EXTRACTED INFORMATION.
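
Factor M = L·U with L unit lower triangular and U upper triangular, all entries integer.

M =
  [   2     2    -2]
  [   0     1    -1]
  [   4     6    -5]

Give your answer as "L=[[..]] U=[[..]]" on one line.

L=[[1,0,0],[0,1,0],[2,2,1]] U=[[2,2,-2],[0,1,-1],[0,0,1]]

  r1 -= 0·r0 → [0,1,-1]
  r2 -= 2·r0 → [0,2,-1]
  r2 -= 2·r1 → [0,0,1]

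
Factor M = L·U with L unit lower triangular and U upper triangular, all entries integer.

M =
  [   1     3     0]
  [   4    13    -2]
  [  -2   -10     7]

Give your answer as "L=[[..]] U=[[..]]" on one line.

  row1 -= 4·row0 → [0,1,-2]
  row2 -= -2·row0 → [0,-4,7]
  row2 -= -4·row1 → [0,0,-1]

L=[[1,0,0],[4,1,0],[-2,-4,1]] U=[[1,3,0],[0,1,-2],[0,0,-1]]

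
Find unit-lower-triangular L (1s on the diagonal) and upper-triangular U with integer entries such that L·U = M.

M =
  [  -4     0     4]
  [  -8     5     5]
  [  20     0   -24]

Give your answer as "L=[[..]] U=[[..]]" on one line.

  R1 -= 2·R0 → [0,5,-3]
  R2 -= -5·R0 → [0,0,-4]
  R2 -= 0·R1 → [0,0,-4]

L=[[1,0,0],[2,1,0],[-5,0,1]] U=[[-4,0,4],[0,5,-3],[0,0,-4]]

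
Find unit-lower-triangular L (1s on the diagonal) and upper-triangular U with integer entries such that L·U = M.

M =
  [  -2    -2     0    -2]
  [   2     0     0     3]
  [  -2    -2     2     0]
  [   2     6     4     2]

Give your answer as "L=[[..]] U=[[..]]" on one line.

  R1 -= -1·R0 → [0,-2,0,1]
  R2 -= 1·R0 → [0,0,2,2]
  R3 -= -1·R0 → [0,4,4,0]
  R2 -= 0·R1 → [0,0,2,2]
  R3 -= -2·R1 → [0,0,4,2]
  R3 -= 2·R2 → [0,0,0,-2]

L=[[1,0,0,0],[-1,1,0,0],[1,0,1,0],[-1,-2,2,1]] U=[[-2,-2,0,-2],[0,-2,0,1],[0,0,2,2],[0,0,0,-2]]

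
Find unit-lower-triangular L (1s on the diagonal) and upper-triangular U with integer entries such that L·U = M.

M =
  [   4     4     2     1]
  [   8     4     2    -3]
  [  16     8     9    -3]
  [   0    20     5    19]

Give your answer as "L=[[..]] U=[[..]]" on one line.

L=[[1,0,0,0],[2,1,0,0],[4,2,1,0],[0,-5,-1,1]] U=[[4,4,2,1],[0,-4,-2,-5],[0,0,5,3],[0,0,0,-3]]

  r1 -= 2·r0 → [0,-4,-2,-5]
  r2 -= 4·r0 → [0,-8,1,-7]
  r3 -= 0·r0 → [0,20,5,19]
  r2 -= 2·r1 → [0,0,5,3]
  r3 -= -5·r1 → [0,0,-5,-6]
  r3 -= -1·r2 → [0,0,0,-3]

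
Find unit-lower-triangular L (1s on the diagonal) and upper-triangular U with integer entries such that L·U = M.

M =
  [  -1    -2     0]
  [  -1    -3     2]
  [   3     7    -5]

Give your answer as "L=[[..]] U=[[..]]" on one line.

  row1 -= 1·row0 → [0,-1,2]
  row2 -= -3·row0 → [0,1,-5]
  row2 -= -1·row1 → [0,0,-3]

L=[[1,0,0],[1,1,0],[-3,-1,1]] U=[[-1,-2,0],[0,-1,2],[0,0,-3]]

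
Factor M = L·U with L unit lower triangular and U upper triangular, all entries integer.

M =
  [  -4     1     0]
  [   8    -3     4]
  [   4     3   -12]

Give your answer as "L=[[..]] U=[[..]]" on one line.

L=[[1,0,0],[-2,1,0],[-1,-4,1]] U=[[-4,1,0],[0,-1,4],[0,0,4]]

  row1 -= -2·row0 → [0,-1,4]
  row2 -= -1·row0 → [0,4,-12]
  row2 -= -4·row1 → [0,0,4]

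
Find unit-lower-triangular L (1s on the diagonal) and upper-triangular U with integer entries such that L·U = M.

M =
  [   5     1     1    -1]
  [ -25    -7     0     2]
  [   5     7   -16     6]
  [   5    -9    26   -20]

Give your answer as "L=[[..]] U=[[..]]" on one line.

L=[[1,0,0,0],[-5,1,0,0],[1,-3,1,0],[1,5,0,1]] U=[[5,1,1,-1],[0,-2,5,-3],[0,0,-2,-2],[0,0,0,-4]]

  row1 -= -5·row0 → [0,-2,5,-3]
  row2 -= 1·row0 → [0,6,-17,7]
  row3 -= 1·row0 → [0,-10,25,-19]
  row2 -= -3·row1 → [0,0,-2,-2]
  row3 -= 5·row1 → [0,0,0,-4]
  row3 -= 0·row2 → [0,0,0,-4]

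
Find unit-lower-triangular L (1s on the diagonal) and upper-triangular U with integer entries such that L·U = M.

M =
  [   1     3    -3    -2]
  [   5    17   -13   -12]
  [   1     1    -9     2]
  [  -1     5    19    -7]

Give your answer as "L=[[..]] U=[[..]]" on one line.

  R1 -= 5·R0 → [0,2,2,-2]
  R2 -= 1·R0 → [0,-2,-6,4]
  R3 -= -1·R0 → [0,8,16,-9]
  R2 -= -1·R1 → [0,0,-4,2]
  R3 -= 4·R1 → [0,0,8,-1]
  R3 -= -2·R2 → [0,0,0,3]

L=[[1,0,0,0],[5,1,0,0],[1,-1,1,0],[-1,4,-2,1]] U=[[1,3,-3,-2],[0,2,2,-2],[0,0,-4,2],[0,0,0,3]]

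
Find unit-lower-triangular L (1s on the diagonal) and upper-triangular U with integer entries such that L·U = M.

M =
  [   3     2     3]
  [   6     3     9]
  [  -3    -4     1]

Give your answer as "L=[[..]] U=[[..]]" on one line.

L=[[1,0,0],[2,1,0],[-1,2,1]] U=[[3,2,3],[0,-1,3],[0,0,-2]]

  R1 -= 2·R0 → [0,-1,3]
  R2 -= -1·R0 → [0,-2,4]
  R2 -= 2·R1 → [0,0,-2]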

EXERCISE.
Your task is to return the full listing exactly as it was given.

EXPECTED ANSWER.
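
Factor M = L·U with L unit lower triangular and U upper triangular, all entries integer.

M =
  [   2     2    -2]
  [   0     1    -1]
  [   4     6    -5]

Give your answer as "L=[[..]] U=[[..]]" on one line.

L=[[1,0,0],[0,1,0],[2,2,1]] U=[[2,2,-2],[0,1,-1],[0,0,1]]

  r1 -= 0·r0 → [0,1,-1]
  r2 -= 2·r0 → [0,2,-1]
  r2 -= 2·r1 → [0,0,1]

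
Factor M = L·U with L unit lower triangular and U upper triangular, all entries integer.

M =
  [   1     3     0]
  [   4    13    -2]
  [  -2   -10     7]

Give your answer as "L=[[..]] U=[[..]]" on one line.

  row1 -= 4·row0 → [0,1,-2]
  row2 -= -2·row0 → [0,-4,7]
  row2 -= -4·row1 → [0,0,-1]

L=[[1,0,0],[4,1,0],[-2,-4,1]] U=[[1,3,0],[0,1,-2],[0,0,-1]]

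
Find unit-lower-triangular L (1s on the diagonal) and upper-triangular U with integer entries such that L·U = M.

M =
  [  -4     0     4]
  [  -8     5     5]
  [  20     0   -24]

Give your answer as "L=[[..]] U=[[..]]" on one line.

  R1 -= 2·R0 → [0,5,-3]
  R2 -= -5·R0 → [0,0,-4]
  R2 -= 0·R1 → [0,0,-4]

L=[[1,0,0],[2,1,0],[-5,0,1]] U=[[-4,0,4],[0,5,-3],[0,0,-4]]

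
Find unit-lower-triangular L (1s on the diagonal) and upper-triangular U with integer entries such that L·U = M.

M =
  [  -2    -2     0    -2]
  [   2     0     0     3]
  [  -2    -2     2     0]
  [   2     6     4     2]

Give your answer as "L=[[..]] U=[[..]]" on one line.

  R1 -= -1·R0 → [0,-2,0,1]
  R2 -= 1·R0 → [0,0,2,2]
  R3 -= -1·R0 → [0,4,4,0]
  R2 -= 0·R1 → [0,0,2,2]
  R3 -= -2·R1 → [0,0,4,2]
  R3 -= 2·R2 → [0,0,0,-2]

L=[[1,0,0,0],[-1,1,0,0],[1,0,1,0],[-1,-2,2,1]] U=[[-2,-2,0,-2],[0,-2,0,1],[0,0,2,2],[0,0,0,-2]]

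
Find unit-lower-triangular L (1s on the diagonal) and upper-triangular U with integer entries such that L·U = M.

M =
  [   4     4     2     1]
  [   8     4     2    -3]
  [  16     8     9    -3]
  [   0    20     5    19]

Give your answer as "L=[[..]] U=[[..]]" on one line.

L=[[1,0,0,0],[2,1,0,0],[4,2,1,0],[0,-5,-1,1]] U=[[4,4,2,1],[0,-4,-2,-5],[0,0,5,3],[0,0,0,-3]]

  r1 -= 2·r0 → [0,-4,-2,-5]
  r2 -= 4·r0 → [0,-8,1,-7]
  r3 -= 0·r0 → [0,20,5,19]
  r2 -= 2·r1 → [0,0,5,3]
  r3 -= -5·r1 → [0,0,-5,-6]
  r3 -= -1·r2 → [0,0,0,-3]

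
Find unit-lower-triangular L (1s on the diagonal) and upper-triangular U with integer entries such that L·U = M.

M =
  [  -1    -2     0]
  [  -1    -3     2]
  [   3     7    -5]

Give your answer as "L=[[..]] U=[[..]]" on one line.

  row1 -= 1·row0 → [0,-1,2]
  row2 -= -3·row0 → [0,1,-5]
  row2 -= -1·row1 → [0,0,-3]

L=[[1,0,0],[1,1,0],[-3,-1,1]] U=[[-1,-2,0],[0,-1,2],[0,0,-3]]

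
Factor M = L·U with L unit lower triangular and U upper triangular, all entries integer.

M =
  [  -4     1     0]
  [   8    -3     4]
  [   4     3   -12]

Give your answer as "L=[[..]] U=[[..]]" on one line.

L=[[1,0,0],[-2,1,0],[-1,-4,1]] U=[[-4,1,0],[0,-1,4],[0,0,4]]

  row1 -= -2·row0 → [0,-1,4]
  row2 -= -1·row0 → [0,4,-12]
  row2 -= -4·row1 → [0,0,4]

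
Find unit-lower-triangular L (1s on the diagonal) and upper-triangular U with integer entries such that L·U = M.

M =
  [   5     1     1    -1]
  [ -25    -7     0     2]
  [   5     7   -16     6]
  [   5    -9    26   -20]

Give your answer as "L=[[..]] U=[[..]]" on one line.

L=[[1,0,0,0],[-5,1,0,0],[1,-3,1,0],[1,5,0,1]] U=[[5,1,1,-1],[0,-2,5,-3],[0,0,-2,-2],[0,0,0,-4]]

  row1 -= -5·row0 → [0,-2,5,-3]
  row2 -= 1·row0 → [0,6,-17,7]
  row3 -= 1·row0 → [0,-10,25,-19]
  row2 -= -3·row1 → [0,0,-2,-2]
  row3 -= 5·row1 → [0,0,0,-4]
  row3 -= 0·row2 → [0,0,0,-4]

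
Find unit-lower-triangular L (1s on the diagonal) and upper-triangular U with integer entries such that L·U = M.

M =
  [   1     3    -3    -2]
  [   5    17   -13   -12]
  [   1     1    -9     2]
  [  -1     5    19    -7]

Give your answer as "L=[[..]] U=[[..]]" on one line.

  R1 -= 5·R0 → [0,2,2,-2]
  R2 -= 1·R0 → [0,-2,-6,4]
  R3 -= -1·R0 → [0,8,16,-9]
  R2 -= -1·R1 → [0,0,-4,2]
  R3 -= 4·R1 → [0,0,8,-1]
  R3 -= -2·R2 → [0,0,0,3]

L=[[1,0,0,0],[5,1,0,0],[1,-1,1,0],[-1,4,-2,1]] U=[[1,3,-3,-2],[0,2,2,-2],[0,0,-4,2],[0,0,0,3]]

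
Find unit-lower-triangular L (1s on the diagonal) and upper-triangular U with integer entries such that L·U = M.

M =
  [   3     2     3]
  [   6     3     9]
  [  -3    -4     1]

Give your answer as "L=[[..]] U=[[..]]" on one line.

L=[[1,0,0],[2,1,0],[-1,2,1]] U=[[3,2,3],[0,-1,3],[0,0,-2]]

  R1 -= 2·R0 → [0,-1,3]
  R2 -= -1·R0 → [0,-2,4]
  R2 -= 2·R1 → [0,0,-2]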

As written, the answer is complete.